* [Collected data entries]:
=-=-=-=-=
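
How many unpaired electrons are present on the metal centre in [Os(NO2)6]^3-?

1

Ligand charges: each nitro (N-bound nitrite) is −1. With an overall charge of −3 the osmium centre must be in the +3 oxidation state.
Osmium is a group-8 element; Os(III) is therefore d⁵.
The spin state decides the count: a 5d ion has a large Δₒ and is invariably low-spin.
An octahedral low-spin d⁵ ion is t₂g⁵e_g⁰, giving 1 unpaired electron.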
=-=-=-=-=
* [WHAT IS EXPECTED]: Nothing may be left out. Retype all the entries exactly.

* [WRITTEN RESPONSE]:
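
How many unpaired electrons are present on the metal centre in [Os(NO2)6]^3-?

1

Ligand charges: each nitro (N-bound nitrite) is −1. With an overall charge of −3 the osmium centre must be in the +3 oxidation state.
Osmium is a group-8 element; Os(III) is therefore d⁵.
The spin state decides the count: a 5d ion has a large Δₒ and is invariably low-spin.
An octahedral low-spin d⁵ ion is t₂g⁵e_g⁰, giving 1 unpaired electron.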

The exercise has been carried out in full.